» **PROMPT**: Only the lines from the top of the data through the one with "(ii) The RBI" are to be written out, each exactly as it stands.

..............................

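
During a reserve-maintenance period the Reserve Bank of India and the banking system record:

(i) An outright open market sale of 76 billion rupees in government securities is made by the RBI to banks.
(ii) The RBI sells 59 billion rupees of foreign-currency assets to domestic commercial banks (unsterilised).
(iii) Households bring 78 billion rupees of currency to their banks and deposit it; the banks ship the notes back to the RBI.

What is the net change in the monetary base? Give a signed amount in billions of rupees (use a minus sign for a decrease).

-135 billion

RBI balance sheet:
  Assets:      Securities −76B, Foreign assets −59B
  Liabilities: Bank reserves −57B, Currency in circulation −78B
Monetary base = currency + reserves: −78B + (−57B) = -135 billion.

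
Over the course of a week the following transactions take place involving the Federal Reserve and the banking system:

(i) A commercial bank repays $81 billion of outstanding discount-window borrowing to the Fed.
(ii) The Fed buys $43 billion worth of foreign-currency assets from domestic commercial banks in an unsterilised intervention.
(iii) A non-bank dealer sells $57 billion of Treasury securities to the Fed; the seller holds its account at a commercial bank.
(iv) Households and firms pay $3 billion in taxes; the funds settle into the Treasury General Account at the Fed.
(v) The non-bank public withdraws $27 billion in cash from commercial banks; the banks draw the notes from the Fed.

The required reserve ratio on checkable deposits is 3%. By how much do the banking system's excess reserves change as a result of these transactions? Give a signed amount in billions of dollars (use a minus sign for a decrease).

Discount-window repayment $81 billion: reserves −$81B, deposits 0.
FX purchase $43 billion: reserves +$43B, deposits 0.
Asset purchase (from non-banks) $57 billion: reserves +$57B, deposits +$57B.
Government account inflow $3 billion: reserves −$3B, deposits −$3B.
Currency withdrawal $27 billion: reserves −$27B, deposits −$27B.
Totals: Δreserves = −$11B, Δdeposits = +$27B.
Δrequired reserves = 3% × +$27B = +$0.81B.
Δexcess reserves = Δreserves − Δrequired = −$11B − (+$0.81B) = -$11.81 billion.

-$11.81 billion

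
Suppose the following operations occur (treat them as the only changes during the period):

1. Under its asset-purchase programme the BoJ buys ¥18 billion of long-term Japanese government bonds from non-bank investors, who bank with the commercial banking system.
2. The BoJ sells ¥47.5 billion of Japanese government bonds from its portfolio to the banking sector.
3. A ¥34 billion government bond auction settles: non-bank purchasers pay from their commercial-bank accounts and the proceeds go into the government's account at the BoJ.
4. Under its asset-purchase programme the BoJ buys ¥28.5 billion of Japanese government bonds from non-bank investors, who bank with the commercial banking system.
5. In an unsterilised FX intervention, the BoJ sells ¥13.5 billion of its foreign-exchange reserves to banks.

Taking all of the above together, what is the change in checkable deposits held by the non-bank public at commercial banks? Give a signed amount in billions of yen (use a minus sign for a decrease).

Asset purchase (from non-banks) ¥18 billion: non-bank counterparties' bank balances rise → +¥18B.
OMO sale (to banks) ¥47.5 billion: the counterparty is a bank, so public deposits are unchanged → 0.
Government account inflow ¥34 billion: non-bank counterparties' bank balances fall → −¥34B.
Asset purchase (from non-banks) ¥28.5 billion: non-bank counterparties' bank balances rise → +¥28.5B.
FX sale ¥13.5 billion: the counterparty is a bank, so public deposits are unchanged → 0.
Net: 18 + 0 − 34 + 28.5 + 0 = +¥12.5 billion.

+¥12.5 billion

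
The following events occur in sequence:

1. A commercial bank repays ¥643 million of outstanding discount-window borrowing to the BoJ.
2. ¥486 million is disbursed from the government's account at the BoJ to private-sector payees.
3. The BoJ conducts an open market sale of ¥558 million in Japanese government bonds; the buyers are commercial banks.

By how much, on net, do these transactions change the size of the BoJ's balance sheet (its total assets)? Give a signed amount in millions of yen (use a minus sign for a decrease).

BoJ balance sheet:
  Assets:      Securities −¥558M, Loans to banks −¥643M
  Liabilities: Bank reserves −¥715M, Government deposits −¥486M
Change in total BoJ assets = -¥1201 million.

-¥1201 million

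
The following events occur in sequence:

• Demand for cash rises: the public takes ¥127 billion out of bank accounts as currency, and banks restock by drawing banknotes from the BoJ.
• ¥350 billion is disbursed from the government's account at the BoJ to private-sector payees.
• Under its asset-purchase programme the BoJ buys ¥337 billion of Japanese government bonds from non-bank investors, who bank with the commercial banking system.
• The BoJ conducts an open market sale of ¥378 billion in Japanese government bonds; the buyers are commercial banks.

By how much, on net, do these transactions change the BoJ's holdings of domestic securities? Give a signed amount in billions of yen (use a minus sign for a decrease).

BoJ balance sheet:
  Assets:      Securities −¥41B
  Liabilities: Bank reserves +¥182B, Currency in circulation +¥127B, Government deposits −¥350B
So the change in the BoJ's holdings of domestic securities is -¥41 billion.

-¥41 billion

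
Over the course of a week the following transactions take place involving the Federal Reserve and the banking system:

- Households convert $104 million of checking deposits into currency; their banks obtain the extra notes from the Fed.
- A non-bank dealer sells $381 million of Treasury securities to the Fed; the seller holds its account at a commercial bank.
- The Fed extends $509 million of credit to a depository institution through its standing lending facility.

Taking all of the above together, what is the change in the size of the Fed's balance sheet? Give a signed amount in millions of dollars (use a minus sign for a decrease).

+$890 million

Currency withdrawal $104 million: only the composition of liabilities changes → 0.
Asset purchase (from non-banks) $381 million: a Fed asset is acquired → +$381M.
Discount-window loan $509 million: a Fed asset is acquired → +$509M.
Net: 0 + 381 + 509 = +$890 million.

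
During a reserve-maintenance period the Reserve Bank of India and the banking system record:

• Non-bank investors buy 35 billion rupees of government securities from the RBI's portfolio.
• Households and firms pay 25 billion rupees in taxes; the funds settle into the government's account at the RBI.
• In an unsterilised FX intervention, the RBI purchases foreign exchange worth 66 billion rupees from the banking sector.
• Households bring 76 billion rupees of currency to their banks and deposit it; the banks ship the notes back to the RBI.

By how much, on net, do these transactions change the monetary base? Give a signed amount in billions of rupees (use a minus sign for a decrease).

RBI balance sheet:
  Assets:      Securities −35B, Foreign assets +66B
  Liabilities: Bank reserves +82B, Currency in circulation −76B, Government deposits +25B
Monetary base = currency + reserves: −76B + (+82B) = +6 billion.

+6 billion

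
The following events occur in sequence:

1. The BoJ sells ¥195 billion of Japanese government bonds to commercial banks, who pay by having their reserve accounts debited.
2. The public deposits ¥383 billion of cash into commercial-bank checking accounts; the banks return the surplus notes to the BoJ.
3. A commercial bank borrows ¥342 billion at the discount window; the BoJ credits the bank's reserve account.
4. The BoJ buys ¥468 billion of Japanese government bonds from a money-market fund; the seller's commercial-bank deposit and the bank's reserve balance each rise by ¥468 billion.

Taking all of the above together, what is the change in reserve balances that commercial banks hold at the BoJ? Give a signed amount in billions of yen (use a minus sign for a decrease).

+¥998 billion

OMO sale (to banks) ¥195 billion: the buying banks pay out of their reserve balances → −¥195B.
Currency deposit ¥383 billion: returned notes are swapped for reserve credit → +¥383B.
Discount-window loan ¥342 billion: the loan is credited to the bank's reserve account → +¥342B.
Asset purchase (from non-banks) ¥468 billion: the BoJ pays by crediting reserve accounts → +¥468B.
Net: −195 + 383 + 342 + 468 = +¥998 billion.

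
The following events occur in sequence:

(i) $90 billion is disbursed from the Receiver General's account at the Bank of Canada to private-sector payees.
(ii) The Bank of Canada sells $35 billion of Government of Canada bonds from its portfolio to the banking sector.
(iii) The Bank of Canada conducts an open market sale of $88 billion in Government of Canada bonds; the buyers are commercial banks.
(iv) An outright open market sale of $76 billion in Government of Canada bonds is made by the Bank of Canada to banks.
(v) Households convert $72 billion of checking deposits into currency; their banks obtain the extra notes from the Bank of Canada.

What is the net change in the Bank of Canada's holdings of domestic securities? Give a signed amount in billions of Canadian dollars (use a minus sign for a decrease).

Government spending $90 billion: the Bank of Canada's securities portfolio is untouched → 0.
OMO sale (to banks) $35 billion: securities removed from the Bank of Canada's portfolio → −$35B.
OMO sale (to banks) $88 billion: securities removed from the Bank of Canada's portfolio → −$88B.
OMO sale (to banks) $76 billion: securities removed from the Bank of Canada's portfolio → −$76B.
Currency withdrawal $72 billion: the Bank of Canada's securities portfolio is untouched → 0.
Net: 0 − 35 − 88 − 76 + 0 = -$199 billion.

-$199 billion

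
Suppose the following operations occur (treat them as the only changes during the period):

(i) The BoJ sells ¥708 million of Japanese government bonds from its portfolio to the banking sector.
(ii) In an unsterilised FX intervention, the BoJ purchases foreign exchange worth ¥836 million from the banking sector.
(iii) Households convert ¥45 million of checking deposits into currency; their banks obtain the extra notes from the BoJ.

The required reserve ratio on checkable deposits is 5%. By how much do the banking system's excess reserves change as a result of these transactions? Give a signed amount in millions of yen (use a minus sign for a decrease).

+¥85.25 million

OMO sale (to banks) ¥708 million: reserves −¥708M, deposits 0.
FX purchase ¥836 million: reserves +¥836M, deposits 0.
Currency withdrawal ¥45 million: reserves −¥45M, deposits −¥45M.
Totals: Δreserves = +¥83M, Δdeposits = −¥45M.
Δrequired reserves = 5% × −¥45M = −¥2.25M.
Δexcess reserves = Δreserves − Δrequired = +¥83M − (−¥2.25M) = +¥85.25 million.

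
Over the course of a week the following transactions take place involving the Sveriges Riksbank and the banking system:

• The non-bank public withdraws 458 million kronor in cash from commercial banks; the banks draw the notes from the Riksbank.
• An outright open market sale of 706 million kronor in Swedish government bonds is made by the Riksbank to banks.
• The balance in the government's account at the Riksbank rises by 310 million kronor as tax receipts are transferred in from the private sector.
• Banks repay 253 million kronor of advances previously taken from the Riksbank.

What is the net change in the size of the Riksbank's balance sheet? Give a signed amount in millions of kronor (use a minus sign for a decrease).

-959 million

Riksbank balance sheet:
  Assets:      Securities −706M, Loans to banks −253M
  Liabilities: Bank reserves −1727M, Currency in circulation +458M, Government deposits +310M
Change in total Riksbank assets = -959 million.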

..............................

» **ANSWER BOX**:
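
During a reserve-maintenance period the Reserve Bank of India and the banking system record:

(i) An outright open market sale of 76 billion rupees in government securities is made by the RBI to banks.
(ii) The RBI sells 59 billion rupees of foreign-currency assets to domestic commercial banks (unsterilised).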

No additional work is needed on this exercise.